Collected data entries
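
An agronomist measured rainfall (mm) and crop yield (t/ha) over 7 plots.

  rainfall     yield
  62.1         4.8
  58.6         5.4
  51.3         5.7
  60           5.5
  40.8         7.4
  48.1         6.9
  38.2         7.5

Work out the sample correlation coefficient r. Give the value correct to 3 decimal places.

n = 7, Σx = 359.1, Σy = 43.2, Σx² = 18959.55, Σy² = 273.56, Σxy = 2157.24
nΣxy − ΣxΣy = 15100.68 − 15513.12 = -412.44
nΣx² − (Σx)² = 132716.85 − 128952.81 = 3764.04; nΣy² − (Σy)² = 1914.92 − 1866.24 = 48.68
r = -412.44 / √(3764.04 × 48.68) = -412.44 / 428.0578 ≈ -0.964

-0.964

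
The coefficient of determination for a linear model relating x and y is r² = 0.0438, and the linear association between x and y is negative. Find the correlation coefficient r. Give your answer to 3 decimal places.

-0.209

|r| = √0.0438 = 0.209
The association is negative, so r = −0.209.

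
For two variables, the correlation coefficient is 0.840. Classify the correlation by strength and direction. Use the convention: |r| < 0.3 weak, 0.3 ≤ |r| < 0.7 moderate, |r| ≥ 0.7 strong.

r = 0.840 > 0 so the relationship is positive.
|r| = 0.840, which falls in the strong range.

strong positive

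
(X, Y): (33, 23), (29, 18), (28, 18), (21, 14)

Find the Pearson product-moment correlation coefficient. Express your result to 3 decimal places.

0.965

n = 4, ΣX = 111, ΣY = 73, ΣX² = 3155, ΣY² = 1373, ΣXY = 2079
nΣXY − ΣXΣY = 8316 − 8103 = 213
nΣX² − (ΣX)² = 12620 − 12321 = 299; nΣY² − (ΣY)² = 5492 − 5329 = 163
r = 213 / √(299 × 163) = 213 / 220.7646 ≈ 0.965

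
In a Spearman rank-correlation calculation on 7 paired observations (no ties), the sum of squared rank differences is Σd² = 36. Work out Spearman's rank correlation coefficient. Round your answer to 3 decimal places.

0.357

ρ = 1 − 6Σd² / [n(n²−1)] = 1 − 6×36 / (7×48)
  = 1 − 216/336 = 1 − 0.6429 ≈ 0.357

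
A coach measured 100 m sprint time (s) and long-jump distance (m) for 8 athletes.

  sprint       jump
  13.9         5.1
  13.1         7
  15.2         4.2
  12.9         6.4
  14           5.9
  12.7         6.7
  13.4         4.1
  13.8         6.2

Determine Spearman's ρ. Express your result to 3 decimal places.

Rank sprint: 6, 3, 8, 2, 7, 1, 4, 5
Rank jump: 3, 8, 2, 6, 4, 7, 1, 5
d = rank(sprint) − rank(jump): 3, -5, 6, -4, 3, -6, 3, 0; Σd² = 140
ρ = 1 − 6Σd² / [n(n²−1)] = 1 − 6×140 / (8×63) = 1 − 840/504 ≈ -0.667

-0.667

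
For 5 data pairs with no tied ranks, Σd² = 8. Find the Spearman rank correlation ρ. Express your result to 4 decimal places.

ρ = 1 − 6Σd² / [n(n²−1)] = 1 − 6×8 / (5×24)
  = 1 − 48/120 = 1 − 0.40000 ≈ 0.6000

0.6000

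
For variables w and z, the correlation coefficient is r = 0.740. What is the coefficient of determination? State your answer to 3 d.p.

0.548

r² = (0.740)² = 0.548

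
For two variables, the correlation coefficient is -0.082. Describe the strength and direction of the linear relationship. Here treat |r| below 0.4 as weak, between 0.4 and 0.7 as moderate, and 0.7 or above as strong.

weak negative

r = -0.082 < 0 so the relationship is negative.
|r| = 0.082, which falls in the weak range.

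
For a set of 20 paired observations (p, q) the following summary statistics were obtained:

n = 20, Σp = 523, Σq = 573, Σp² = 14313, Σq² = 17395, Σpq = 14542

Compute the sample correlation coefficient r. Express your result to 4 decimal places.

r = (nΣpq − ΣpΣq) / √[(nΣp² − (Σp)²)(nΣq² − (Σq)²)]
Numerator: 20×14542 − 523×573 = -8839
Denominator: √[(286260 − 273529)(347900 − 328329)] = √[12731 × 19571] = 15784.7522
r = -8839 / 15784.7522 ≈ -0.5600

-0.5600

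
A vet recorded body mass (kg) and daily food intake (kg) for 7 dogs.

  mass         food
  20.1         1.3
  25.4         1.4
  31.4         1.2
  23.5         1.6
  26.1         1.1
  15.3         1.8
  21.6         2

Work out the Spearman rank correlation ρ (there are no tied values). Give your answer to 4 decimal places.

Rank mass: 2, 5, 7, 4, 6, 1, 3
Rank food: 3, 4, 2, 5, 1, 6, 7
d = rank(mass) − rank(food): -1, 1, 5, -1, 5, -5, -4; Σd² = 94
ρ = 1 − 6Σd² / [n(n²−1)] = 1 − 6×94 / (7×48) = 1 − 564/336 ≈ -0.6786

-0.6786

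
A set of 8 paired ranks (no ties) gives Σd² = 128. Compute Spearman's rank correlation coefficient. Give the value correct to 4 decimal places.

-0.5238

ρ = 1 − 6Σd² / [n(n²−1)] = 1 − 6×128 / (8×63)
  = 1 − 768/504 = 1 − 1.52381 ≈ -0.5238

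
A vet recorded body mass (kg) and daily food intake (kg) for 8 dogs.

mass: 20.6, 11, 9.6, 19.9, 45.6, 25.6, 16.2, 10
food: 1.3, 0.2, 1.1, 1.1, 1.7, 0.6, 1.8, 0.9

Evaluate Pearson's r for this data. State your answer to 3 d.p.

0.453

n = 8, Σx = 158.5, Σy = 8.7, Σx² = 4130.69, Σy² = 11.45, Σxy = 192.47
nΣxy − ΣxΣy = 1539.76 − 1378.95 = 160.81
nΣx² − (Σx)² = 33045.52 − 25122.25 = 7923.27; nΣy² − (Σy)² = 91.6 − 75.69 = 15.91
r = 160.81 / √(7923.27 × 15.91) = 160.81 / 355.0482 ≈ 0.453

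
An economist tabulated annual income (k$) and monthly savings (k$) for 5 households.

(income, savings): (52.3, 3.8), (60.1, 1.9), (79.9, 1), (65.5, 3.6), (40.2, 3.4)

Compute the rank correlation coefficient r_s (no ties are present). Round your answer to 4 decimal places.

Rank income: 2, 3, 5, 4, 1
Rank savings: 5, 2, 1, 4, 3
d = rank(income) − rank(savings): -3, 1, 4, 0, -2; Σd² = 30
ρ = 1 − 6Σd² / [n(n²−1)] = 1 − 6×30 / (5×24) = 1 − 180/120 ≈ -0.5000

-0.5000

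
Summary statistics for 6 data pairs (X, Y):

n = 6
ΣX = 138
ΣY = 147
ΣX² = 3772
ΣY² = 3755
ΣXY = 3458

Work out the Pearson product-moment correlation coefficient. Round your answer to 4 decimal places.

r = (nΣXY − ΣXΣY) / √[(nΣX² − (ΣX)²)(nΣY² − (ΣY)²)]
Numerator: 6×3458 − 138×147 = 462
Denominator: √[(22632 − 19044)(22530 − 21609)] = √[3588 × 921] = 1817.8416
r = 462 / 1817.8416 ≈ 0.2541

0.2541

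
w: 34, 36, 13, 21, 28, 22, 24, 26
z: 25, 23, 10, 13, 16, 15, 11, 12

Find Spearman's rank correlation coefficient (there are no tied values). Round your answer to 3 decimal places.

Rank w: 7, 8, 1, 2, 6, 3, 4, 5
Rank z: 8, 7, 1, 4, 6, 5, 2, 3
d = rank(w) − rank(z): -1, 1, 0, -2, 0, -2, 2, 2; Σd² = 18
ρ = 1 − 6Σd² / [n(n²−1)] = 1 − 6×18 / (8×63) = 1 − 108/504 ≈ 0.786

0.786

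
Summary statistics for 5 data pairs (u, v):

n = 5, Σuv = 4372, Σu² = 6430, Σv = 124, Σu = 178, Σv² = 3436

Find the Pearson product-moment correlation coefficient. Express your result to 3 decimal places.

-0.231

r = (nΣuv − ΣuΣv) / √[(nΣu² − (Σu)²)(nΣv² − (Σv)²)]
Numerator: 5×4372 − 178×124 = -212
Denominator: √[(32150 − 31684)(17180 − 15376)] = √[466 × 1804] = 916.8773
r = -212 / 916.8773 ≈ -0.231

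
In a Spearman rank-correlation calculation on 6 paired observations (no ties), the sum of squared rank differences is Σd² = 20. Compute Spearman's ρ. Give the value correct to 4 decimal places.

ρ = 1 − 6Σd² / [n(n²−1)] = 1 − 6×20 / (6×35)
  = 1 − 120/210 = 1 − 0.57143 ≈ 0.4286

0.4286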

_Requirement_
When a line among the entries contains "measured", pull that line out.

_Answer to the problem_
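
An agronomist measured rainfall (mm) and crop yield (t/ha) over 7 plots.
A coach measured 100 m sprint time (s) and long-jump distance (m) for 8 athletes.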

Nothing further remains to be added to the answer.